* _Exercise objective_
From the records below, copy out each line that has the word "tested".
-------- Data under study --------
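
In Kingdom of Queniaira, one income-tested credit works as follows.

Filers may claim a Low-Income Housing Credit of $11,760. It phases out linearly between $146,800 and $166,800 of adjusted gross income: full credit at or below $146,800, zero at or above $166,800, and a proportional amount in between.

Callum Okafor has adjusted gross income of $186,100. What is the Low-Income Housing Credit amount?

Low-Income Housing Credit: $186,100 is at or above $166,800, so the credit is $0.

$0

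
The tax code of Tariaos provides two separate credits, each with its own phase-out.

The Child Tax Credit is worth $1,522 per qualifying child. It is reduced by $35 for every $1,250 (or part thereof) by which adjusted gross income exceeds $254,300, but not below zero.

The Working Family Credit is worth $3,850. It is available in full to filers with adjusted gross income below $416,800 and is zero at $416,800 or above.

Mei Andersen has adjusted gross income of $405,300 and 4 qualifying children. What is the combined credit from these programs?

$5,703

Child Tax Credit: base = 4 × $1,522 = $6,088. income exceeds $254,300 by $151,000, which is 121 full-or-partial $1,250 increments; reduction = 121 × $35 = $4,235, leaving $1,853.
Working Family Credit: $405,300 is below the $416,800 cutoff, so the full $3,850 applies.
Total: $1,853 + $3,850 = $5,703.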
--------
-------- Data under study --------
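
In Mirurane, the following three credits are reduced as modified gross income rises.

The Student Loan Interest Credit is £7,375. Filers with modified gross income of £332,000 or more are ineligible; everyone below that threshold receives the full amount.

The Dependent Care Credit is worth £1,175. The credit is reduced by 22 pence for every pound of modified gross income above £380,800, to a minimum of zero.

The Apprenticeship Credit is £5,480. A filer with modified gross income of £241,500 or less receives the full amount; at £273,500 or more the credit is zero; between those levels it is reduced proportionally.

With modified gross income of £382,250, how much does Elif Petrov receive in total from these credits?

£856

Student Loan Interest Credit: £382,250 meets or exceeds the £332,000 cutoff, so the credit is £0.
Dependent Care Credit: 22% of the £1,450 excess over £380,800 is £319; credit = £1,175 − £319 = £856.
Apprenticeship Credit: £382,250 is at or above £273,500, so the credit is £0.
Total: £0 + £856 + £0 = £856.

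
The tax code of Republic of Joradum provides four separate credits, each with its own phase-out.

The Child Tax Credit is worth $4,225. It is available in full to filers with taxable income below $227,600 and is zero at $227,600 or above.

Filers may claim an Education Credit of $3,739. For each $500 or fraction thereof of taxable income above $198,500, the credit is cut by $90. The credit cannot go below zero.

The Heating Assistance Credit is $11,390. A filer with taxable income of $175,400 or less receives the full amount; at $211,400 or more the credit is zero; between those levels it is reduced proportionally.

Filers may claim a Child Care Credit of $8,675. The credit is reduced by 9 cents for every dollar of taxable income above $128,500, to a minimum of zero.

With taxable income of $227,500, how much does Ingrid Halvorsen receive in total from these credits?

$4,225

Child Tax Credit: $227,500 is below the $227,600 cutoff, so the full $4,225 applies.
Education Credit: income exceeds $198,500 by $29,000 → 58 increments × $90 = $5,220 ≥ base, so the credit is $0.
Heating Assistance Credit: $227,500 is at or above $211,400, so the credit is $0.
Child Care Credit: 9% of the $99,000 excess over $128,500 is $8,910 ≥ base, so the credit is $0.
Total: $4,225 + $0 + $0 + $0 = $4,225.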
--------
-------- Data under study --------
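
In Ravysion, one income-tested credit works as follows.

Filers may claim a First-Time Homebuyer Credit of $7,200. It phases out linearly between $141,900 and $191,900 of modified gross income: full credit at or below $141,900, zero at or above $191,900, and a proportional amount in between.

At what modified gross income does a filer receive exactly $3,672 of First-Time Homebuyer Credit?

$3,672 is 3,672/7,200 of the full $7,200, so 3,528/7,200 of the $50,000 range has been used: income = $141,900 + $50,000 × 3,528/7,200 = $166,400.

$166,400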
--------
* _Expected answer_
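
In Kingdom of Queniaira, one income-tested credit works as follows.
In Ravysion, one income-tested credit works as follows.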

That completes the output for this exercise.